*Activity*:
Nothing in the entries below may be altered; print them as they stand.

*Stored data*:
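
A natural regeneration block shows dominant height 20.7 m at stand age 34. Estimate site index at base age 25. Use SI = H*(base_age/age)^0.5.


Formula: SI = H_dom * (base_age / age)^0.5
Age ratio = 25 / 34 = 0.73529
sqrt(age_ratio) = 0.85749
SI = 20.7 * 0.85749 = 17.8 m

17.8


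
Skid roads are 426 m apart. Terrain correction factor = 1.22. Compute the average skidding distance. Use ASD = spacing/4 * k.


Formula: ASD = (spacing / 4) * correction
Uncorrected distance = spacing / 4 = 426 / 4 = 106.5 m
ASD = 106.5 * 1.22 = 130 m

130


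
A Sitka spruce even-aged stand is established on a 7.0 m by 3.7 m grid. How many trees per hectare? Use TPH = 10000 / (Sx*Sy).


Formula: TPH = 10000 m^2/ha / (spacing_x * spacing_y)
Area per tree = 7.0 m * 3.7 m = 25.9 m^2
TPH = 10000 / 25.9 = 386 trees/ha

386


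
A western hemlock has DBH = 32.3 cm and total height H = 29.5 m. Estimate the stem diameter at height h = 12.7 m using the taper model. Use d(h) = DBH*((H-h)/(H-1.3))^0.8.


Taper: d(h) = DBH * ((H - h) / (H - 1.3))^0.8
Numerator = H - h = 29.5 - 12.7 = 16.8 m
Denominator = H - 1.3 = 29.5 - 1.3 = 28.2 m
Ratio = 16.8 / 28.2 = 0.59574
d = 32.3 * 0.59574^0.8 = 21.3 cm

21.3


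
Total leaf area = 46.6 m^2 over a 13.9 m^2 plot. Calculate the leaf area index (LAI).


Formula: LAI = total leaf area / ground area  (dimensionless)
LAI = 46.6 m^2 / 13.9 m^2
LAI = 3.35

3.35


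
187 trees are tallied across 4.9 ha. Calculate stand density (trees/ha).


Formula: Stand Density = N_trees / Area_ha
Density = 187 trees / 4.9 ha
Density = 38 trees/ha

38


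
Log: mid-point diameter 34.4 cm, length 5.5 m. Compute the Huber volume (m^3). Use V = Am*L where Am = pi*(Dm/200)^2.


Huber: V = Am * L,  Am = pi*(Dm/200)^2
Am = pi*(34.4/200)^2 = 0.092941 m^2
V = 0.092941*5.5 = 0.5112 m^3

0.5112


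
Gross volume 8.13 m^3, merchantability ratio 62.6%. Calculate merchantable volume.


Formula: MV = V_total * (merchantable_pct / 100)
Merchantable fraction = 62.6% / 100 = 0.626
MV = 8.13 m^3 * 0.626 = 5.089 m^3

5.089


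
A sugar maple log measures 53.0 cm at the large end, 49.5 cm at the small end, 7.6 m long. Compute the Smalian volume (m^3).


Smalian: V = (A1 + A2)/2 * L,  A = pi*(D/200)^2
A1 = pi*(53.0/200)^2 = 0.220618 m^2
A2 = pi*(49.5/200)^2 = 0.192442 m^2
V = (0.220618+0.192442)/2*7.6 = 1.5696 m^3

1.5696


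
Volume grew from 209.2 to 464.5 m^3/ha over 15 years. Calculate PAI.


Formula: PAI = (V_T2 - V_T1) / (T2 - T1)
Volume increment = 464.5 - 209.2 = 255.3 m^3/ha
PAI = 255.3 / 15 = 17.02 m^3/ha/year

17.02


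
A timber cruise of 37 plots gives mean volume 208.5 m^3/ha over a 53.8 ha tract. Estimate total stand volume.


Formula: Total Volume = Mean Volume per ha * Total Area
Total Volume = 208.5 m^3/ha * 53.8 ha
Total Volume = 11217 m^3

11217


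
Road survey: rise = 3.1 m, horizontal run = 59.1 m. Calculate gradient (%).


Formula: Gradient = rise / run * 100
Gradient = 3.1 / 59.1 * 100 = 5.2%

5.2


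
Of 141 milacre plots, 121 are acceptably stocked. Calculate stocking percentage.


Formula: Stocking % = stocked plots / total plots * 100
Stocking = 121 / 141 * 100
Stocking = 0.8582 * 100 = 85.8%

85.8


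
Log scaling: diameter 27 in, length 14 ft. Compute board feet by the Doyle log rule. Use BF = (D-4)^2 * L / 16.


Doyle: BF = (D - 4)^2 * L / 16
Adjusted diameter = 27 - 4 = 23 in
(D-4)^2 = 23^2 = 529
BF = 529 * 14 / 16 = 463 BF

463


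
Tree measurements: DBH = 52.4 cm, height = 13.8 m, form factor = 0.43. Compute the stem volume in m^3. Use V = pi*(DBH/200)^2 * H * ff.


Formula: V = pi * (DBH/200)^2 * H * ff
Radius = DBH/200 = 52.4/200 = 0.262 m
Radius^2 = 0.262^2 = 0.068644 m^2
V = pi * 0.068644 * 13.8 * 0.43
V = 1.28 m^3

1.28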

*Your solution*:
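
A natural regeneration block shows dominant height 20.7 m at stand age 34. Estimate site index at base age 25. Use SI = H*(base_age/age)^0.5.


Formula: SI = H_dom * (base_age / age)^0.5
Age ratio = 25 / 34 = 0.73529
sqrt(age_ratio) = 0.85749
SI = 20.7 * 0.85749 = 17.8 m

17.8


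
Skid roads are 426 m apart. Terrain correction factor = 1.22. Compute the average skidding distance. Use ASD = spacing/4 * k.


Formula: ASD = (spacing / 4) * correction
Uncorrected distance = spacing / 4 = 426 / 4 = 106.5 m
ASD = 106.5 * 1.22 = 130 m

130


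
A Sitka spruce even-aged stand is established on a 7.0 m by 3.7 m grid. How many trees per hectare? Use TPH = 10000 / (Sx*Sy).


Formula: TPH = 10000 m^2/ha / (spacing_x * spacing_y)
Area per tree = 7.0 m * 3.7 m = 25.9 m^2
TPH = 10000 / 25.9 = 386 trees/ha

386


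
A western hemlock has DBH = 32.3 cm and total height H = 29.5 m. Estimate the stem diameter at height h = 12.7 m using the taper model. Use d(h) = DBH*((H-h)/(H-1.3))^0.8.


Taper: d(h) = DBH * ((H - h) / (H - 1.3))^0.8
Numerator = H - h = 29.5 - 12.7 = 16.8 m
Denominator = H - 1.3 = 29.5 - 1.3 = 28.2 m
Ratio = 16.8 / 28.2 = 0.59574
d = 32.3 * 0.59574^0.8 = 21.3 cm

21.3


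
Total leaf area = 46.6 m^2 over a 13.9 m^2 plot. Calculate the leaf area index (LAI).


Formula: LAI = total leaf area / ground area  (dimensionless)
LAI = 46.6 m^2 / 13.9 m^2
LAI = 3.35

3.35


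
187 trees are tallied across 4.9 ha. Calculate stand density (trees/ha).


Formula: Stand Density = N_trees / Area_ha
Density = 187 trees / 4.9 ha
Density = 38 trees/ha

38


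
Log: mid-point diameter 34.4 cm, length 5.5 m. Compute the Huber volume (m^3). Use V = Am*L where Am = pi*(Dm/200)^2.


Huber: V = Am * L,  Am = pi*(Dm/200)^2
Am = pi*(34.4/200)^2 = 0.092941 m^2
V = 0.092941*5.5 = 0.5112 m^3

0.5112


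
Gross volume 8.13 m^3, merchantability ratio 62.6%. Calculate merchantable volume.


Formula: MV = V_total * (merchantable_pct / 100)
Merchantable fraction = 62.6% / 100 = 0.626
MV = 8.13 m^3 * 0.626 = 5.089 m^3

5.089


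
A sugar maple log measures 53.0 cm at the large end, 49.5 cm at the small end, 7.6 m long. Compute the Smalian volume (m^3).


Smalian: V = (A1 + A2)/2 * L,  A = pi*(D/200)^2
A1 = pi*(53.0/200)^2 = 0.220618 m^2
A2 = pi*(49.5/200)^2 = 0.192442 m^2
V = (0.220618+0.192442)/2*7.6 = 1.5696 m^3

1.5696


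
Volume grew from 209.2 to 464.5 m^3/ha over 15 years. Calculate PAI.


Formula: PAI = (V_T2 - V_T1) / (T2 - T1)
Volume increment = 464.5 - 209.2 = 255.3 m^3/ha
PAI = 255.3 / 15 = 17.02 m^3/ha/year

17.02


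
A timber cruise of 37 plots gives mean volume 208.5 m^3/ha over a 53.8 ha tract. Estimate total stand volume.


Formula: Total Volume = Mean Volume per ha * Total Area
Total Volume = 208.5 m^3/ha * 53.8 ha
Total Volume = 11217 m^3

11217


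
Road survey: rise = 3.1 m, horizontal run = 59.1 m. Calculate gradient (%).


Formula: Gradient = rise / run * 100
Gradient = 3.1 / 59.1 * 100 = 5.2%

5.2


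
Of 141 milacre plots, 121 are acceptably stocked. Calculate stocking percentage.


Formula: Stocking % = stocked plots / total plots * 100
Stocking = 121 / 141 * 100
Stocking = 0.8582 * 100 = 85.8%

85.8


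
Log scaling: diameter 27 in, length 14 ft. Compute board feet by the Doyle log rule. Use BF = (D-4)^2 * L / 16.


Doyle: BF = (D - 4)^2 * L / 16
Adjusted diameter = 27 - 4 = 23 in
(D-4)^2 = 23^2 = 529
BF = 529 * 14 / 16 = 463 BF

463


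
Tree measurements: DBH = 52.4 cm, height = 13.8 m, form factor = 0.43. Compute the stem volume in m^3. Use V = pi*(DBH/200)^2 * H * ff.


Formula: V = pi * (DBH/200)^2 * H * ff
Radius = DBH/200 = 52.4/200 = 0.262 m
Radius^2 = 0.262^2 = 0.068644 m^2
V = pi * 0.068644 * 13.8 * 0.43
V = 1.28 m^3

1.28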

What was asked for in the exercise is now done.